### YOUR GOAL
For each line in the records, produce an exact copy.

Start of Block

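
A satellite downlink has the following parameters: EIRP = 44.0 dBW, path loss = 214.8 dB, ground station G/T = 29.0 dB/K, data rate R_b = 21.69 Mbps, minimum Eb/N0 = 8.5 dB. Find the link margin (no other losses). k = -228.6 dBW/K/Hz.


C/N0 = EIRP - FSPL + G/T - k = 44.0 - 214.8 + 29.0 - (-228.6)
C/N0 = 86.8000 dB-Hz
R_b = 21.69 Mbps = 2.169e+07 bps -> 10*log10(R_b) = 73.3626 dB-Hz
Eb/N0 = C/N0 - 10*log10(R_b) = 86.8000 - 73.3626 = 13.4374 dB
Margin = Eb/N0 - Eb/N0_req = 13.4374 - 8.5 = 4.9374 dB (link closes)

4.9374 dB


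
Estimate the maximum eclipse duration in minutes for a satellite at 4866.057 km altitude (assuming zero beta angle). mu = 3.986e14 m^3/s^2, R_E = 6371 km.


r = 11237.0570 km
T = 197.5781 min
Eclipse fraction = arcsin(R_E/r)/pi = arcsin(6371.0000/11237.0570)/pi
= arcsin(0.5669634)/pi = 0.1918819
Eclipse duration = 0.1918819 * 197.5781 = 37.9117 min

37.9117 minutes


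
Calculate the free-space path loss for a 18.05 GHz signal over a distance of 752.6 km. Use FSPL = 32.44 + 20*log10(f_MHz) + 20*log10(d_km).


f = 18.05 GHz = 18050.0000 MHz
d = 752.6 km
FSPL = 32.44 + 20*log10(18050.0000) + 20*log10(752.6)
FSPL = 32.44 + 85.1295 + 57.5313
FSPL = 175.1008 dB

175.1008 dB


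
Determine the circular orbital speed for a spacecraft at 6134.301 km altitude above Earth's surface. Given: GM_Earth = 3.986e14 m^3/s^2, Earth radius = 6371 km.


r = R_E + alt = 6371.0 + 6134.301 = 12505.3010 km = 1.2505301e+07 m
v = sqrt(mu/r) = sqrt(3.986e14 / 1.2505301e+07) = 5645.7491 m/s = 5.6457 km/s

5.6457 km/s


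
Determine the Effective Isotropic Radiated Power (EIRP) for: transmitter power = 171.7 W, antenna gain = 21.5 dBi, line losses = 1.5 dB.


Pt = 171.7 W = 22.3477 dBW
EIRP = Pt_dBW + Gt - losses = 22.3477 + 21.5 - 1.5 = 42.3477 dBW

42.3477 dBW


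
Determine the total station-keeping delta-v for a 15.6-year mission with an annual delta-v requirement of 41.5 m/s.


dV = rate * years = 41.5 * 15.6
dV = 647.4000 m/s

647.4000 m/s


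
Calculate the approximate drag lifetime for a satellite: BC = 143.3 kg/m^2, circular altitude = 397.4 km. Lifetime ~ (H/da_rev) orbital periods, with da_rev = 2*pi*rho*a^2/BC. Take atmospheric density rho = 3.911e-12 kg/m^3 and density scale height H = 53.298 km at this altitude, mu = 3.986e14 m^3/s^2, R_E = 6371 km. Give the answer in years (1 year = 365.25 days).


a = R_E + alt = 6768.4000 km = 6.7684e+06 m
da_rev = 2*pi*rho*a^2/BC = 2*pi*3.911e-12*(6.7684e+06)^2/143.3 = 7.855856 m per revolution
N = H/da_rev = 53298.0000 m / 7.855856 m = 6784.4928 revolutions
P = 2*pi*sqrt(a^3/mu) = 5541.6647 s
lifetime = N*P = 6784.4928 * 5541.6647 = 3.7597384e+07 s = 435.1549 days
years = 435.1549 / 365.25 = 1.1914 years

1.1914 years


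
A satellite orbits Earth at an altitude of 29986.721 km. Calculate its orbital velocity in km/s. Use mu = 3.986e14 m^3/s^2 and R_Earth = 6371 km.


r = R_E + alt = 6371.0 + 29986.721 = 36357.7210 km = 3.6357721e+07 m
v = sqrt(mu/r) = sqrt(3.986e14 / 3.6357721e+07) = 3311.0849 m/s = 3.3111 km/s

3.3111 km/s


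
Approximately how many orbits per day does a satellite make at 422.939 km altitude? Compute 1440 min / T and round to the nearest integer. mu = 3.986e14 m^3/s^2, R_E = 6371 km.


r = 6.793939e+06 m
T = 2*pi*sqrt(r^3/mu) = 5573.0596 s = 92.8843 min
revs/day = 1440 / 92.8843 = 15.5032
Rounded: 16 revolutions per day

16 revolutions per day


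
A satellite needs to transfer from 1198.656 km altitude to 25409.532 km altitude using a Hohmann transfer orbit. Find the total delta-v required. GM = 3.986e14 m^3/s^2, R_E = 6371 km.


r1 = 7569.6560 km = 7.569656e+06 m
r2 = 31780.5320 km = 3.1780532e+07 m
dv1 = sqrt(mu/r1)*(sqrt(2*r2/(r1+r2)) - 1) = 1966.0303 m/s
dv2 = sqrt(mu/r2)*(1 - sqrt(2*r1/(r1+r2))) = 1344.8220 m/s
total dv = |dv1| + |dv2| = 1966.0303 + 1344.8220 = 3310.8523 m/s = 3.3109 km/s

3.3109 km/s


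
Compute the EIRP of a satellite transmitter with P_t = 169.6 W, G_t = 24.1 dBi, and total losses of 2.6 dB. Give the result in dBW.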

End of Block

### RESPONSE AREA
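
A satellite downlink has the following parameters: EIRP = 44.0 dBW, path loss = 214.8 dB, ground station G/T = 29.0 dB/K, data rate R_b = 21.69 Mbps, minimum Eb/N0 = 8.5 dB. Find the link margin (no other losses). k = -228.6 dBW/K/Hz.


C/N0 = EIRP - FSPL + G/T - k = 44.0 - 214.8 + 29.0 - (-228.6)
C/N0 = 86.8000 dB-Hz
R_b = 21.69 Mbps = 2.169e+07 bps -> 10*log10(R_b) = 73.3626 dB-Hz
Eb/N0 = C/N0 - 10*log10(R_b) = 86.8000 - 73.3626 = 13.4374 dB
Margin = Eb/N0 - Eb/N0_req = 13.4374 - 8.5 = 4.9374 dB (link closes)

4.9374 dB


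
Estimate the maximum eclipse duration in minutes for a satellite at 4866.057 km altitude (assuming zero beta angle). mu = 3.986e14 m^3/s^2, R_E = 6371 km.


r = 11237.0570 km
T = 197.5781 min
Eclipse fraction = arcsin(R_E/r)/pi = arcsin(6371.0000/11237.0570)/pi
= arcsin(0.5669634)/pi = 0.1918819
Eclipse duration = 0.1918819 * 197.5781 = 37.9117 min

37.9117 minutes


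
Calculate the free-space path loss for a 18.05 GHz signal over a distance of 752.6 km. Use FSPL = 32.44 + 20*log10(f_MHz) + 20*log10(d_km).


f = 18.05 GHz = 18050.0000 MHz
d = 752.6 km
FSPL = 32.44 + 20*log10(18050.0000) + 20*log10(752.6)
FSPL = 32.44 + 85.1295 + 57.5313
FSPL = 175.1008 dB

175.1008 dB


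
Determine the circular orbital speed for a spacecraft at 6134.301 km altitude above Earth's surface. Given: GM_Earth = 3.986e14 m^3/s^2, Earth radius = 6371 km.


r = R_E + alt = 6371.0 + 6134.301 = 12505.3010 km = 1.2505301e+07 m
v = sqrt(mu/r) = sqrt(3.986e14 / 1.2505301e+07) = 5645.7491 m/s = 5.6457 km/s

5.6457 km/s


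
Determine the Effective Isotropic Radiated Power (EIRP) for: transmitter power = 171.7 W, antenna gain = 21.5 dBi, line losses = 1.5 dB.


Pt = 171.7 W = 22.3477 dBW
EIRP = Pt_dBW + Gt - losses = 22.3477 + 21.5 - 1.5 = 42.3477 dBW

42.3477 dBW


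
Determine the total station-keeping delta-v for a 15.6-year mission with an annual delta-v requirement of 41.5 m/s.


dV = rate * years = 41.5 * 15.6
dV = 647.4000 m/s

647.4000 m/s


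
Calculate the approximate drag lifetime for a satellite: BC = 143.3 kg/m^2, circular altitude = 397.4 km. Lifetime ~ (H/da_rev) orbital periods, with da_rev = 2*pi*rho*a^2/BC. Take atmospheric density rho = 3.911e-12 kg/m^3 and density scale height H = 53.298 km at this altitude, mu = 3.986e14 m^3/s^2, R_E = 6371 km. Give the answer in years (1 year = 365.25 days).


a = R_E + alt = 6768.4000 km = 6.7684e+06 m
da_rev = 2*pi*rho*a^2/BC = 2*pi*3.911e-12*(6.7684e+06)^2/143.3 = 7.855856 m per revolution
N = H/da_rev = 53298.0000 m / 7.855856 m = 6784.4928 revolutions
P = 2*pi*sqrt(a^3/mu) = 5541.6647 s
lifetime = N*P = 6784.4928 * 5541.6647 = 3.7597384e+07 s = 435.1549 days
years = 435.1549 / 365.25 = 1.1914 years

1.1914 years


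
A satellite orbits Earth at an altitude of 29986.721 km. Calculate its orbital velocity in km/s. Use mu = 3.986e14 m^3/s^2 and R_Earth = 6371 km.


r = R_E + alt = 6371.0 + 29986.721 = 36357.7210 km = 3.6357721e+07 m
v = sqrt(mu/r) = sqrt(3.986e14 / 3.6357721e+07) = 3311.0849 m/s = 3.3111 km/s

3.3111 km/s


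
Approximately how many orbits per day does a satellite make at 422.939 km altitude? Compute 1440 min / T and round to the nearest integer. mu = 3.986e14 m^3/s^2, R_E = 6371 km.


r = 6.793939e+06 m
T = 2*pi*sqrt(r^3/mu) = 5573.0596 s = 92.8843 min
revs/day = 1440 / 92.8843 = 15.5032
Rounded: 16 revolutions per day

16 revolutions per day


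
A satellite needs to transfer from 1198.656 km altitude to 25409.532 km altitude using a Hohmann transfer orbit. Find the total delta-v required. GM = 3.986e14 m^3/s^2, R_E = 6371 km.


r1 = 7569.6560 km = 7.569656e+06 m
r2 = 31780.5320 km = 3.1780532e+07 m
dv1 = sqrt(mu/r1)*(sqrt(2*r2/(r1+r2)) - 1) = 1966.0303 m/s
dv2 = sqrt(mu/r2)*(1 - sqrt(2*r1/(r1+r2))) = 1344.8220 m/s
total dv = |dv1| + |dv2| = 1966.0303 + 1344.8220 = 3310.8523 m/s = 3.3109 km/s

3.3109 km/s


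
Compute the EIRP of a satellite transmitter with P_t = 169.6 W, G_t = 24.1 dBi, and total losses of 2.6 dB. Give the result in dBW.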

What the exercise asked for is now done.